Lines before the one containing "A two-stage speed-changing" are left out; that line and all after it, through the end of the records, must be transcribed exactly.

[Opening TASK DATA section]

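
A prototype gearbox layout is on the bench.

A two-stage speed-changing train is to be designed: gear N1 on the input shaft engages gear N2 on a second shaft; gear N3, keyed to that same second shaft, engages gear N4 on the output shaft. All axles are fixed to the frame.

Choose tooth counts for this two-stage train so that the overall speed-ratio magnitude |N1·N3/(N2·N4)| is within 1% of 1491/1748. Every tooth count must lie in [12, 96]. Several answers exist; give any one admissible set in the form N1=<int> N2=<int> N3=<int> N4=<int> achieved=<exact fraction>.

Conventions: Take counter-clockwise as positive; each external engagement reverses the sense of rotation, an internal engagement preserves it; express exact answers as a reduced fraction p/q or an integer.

2-stage fixed-axis compound train for ratio 1491/1748
target = 1491/1748 in lowest terms: an exact hit needs N1·N3 = k·1491 and N2·N4 = k·1748 for one integer k, every count in [12, 96]; additionally prefer no 1:1 stage (N1 ≠ N2, N3 ≠ N4)
k = 1: N1·N3 = 1491 = 21·71, N2·N4 = 1748 = 19·92
achieved = 21·71/(19·92) = 1491/1748; |achieved − target| = 0 ≤ 1491/174800 ✓

N1=21 N2=19 N3=71 N4=92 achieved=1491/1748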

[Closing TASK DATA section]

ANSWER TO THIS EXERCISE:
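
A two-stage speed-changing train is to be designed: gear N1 on the input shaft engages gear N2 on a second shaft; gear N3, keyed to that same second shaft, engages gear N4 on the output shaft. All axles are fixed to the frame.

Choose tooth counts for this two-stage train so that the overall speed-ratio magnitude |N1·N3/(N2·N4)| is within 1% of 1491/1748. Every tooth count must lie in [12, 96]. Several answers exist; give any one admissible set in the form N1=<int> N2=<int> N3=<int> N4=<int> achieved=<exact fraction>.

Conventions: Take counter-clockwise as positive; each external engagement reverses the sense of rotation, an internal engagement preserves it; express exact answers as a reduced fraction p/q or an integer.

2-stage fixed-axis compound train for ratio 1491/1748
target = 1491/1748 in lowest terms: an exact hit needs N1·N3 = k·1491 and N2·N4 = k·1748 for one integer k, every count in [12, 96]; additionally prefer no 1:1 stage (N1 ≠ N2, N3 ≠ N4)
k = 1: N1·N3 = 1491 = 21·71, N2·N4 = 1748 = 19·92
achieved = 21·71/(19·92) = 1491/1748; |achieved − target| = 0 ≤ 1491/174800 ✓

N1=21 N2=19 N3=71 N4=92 achieved=1491/1748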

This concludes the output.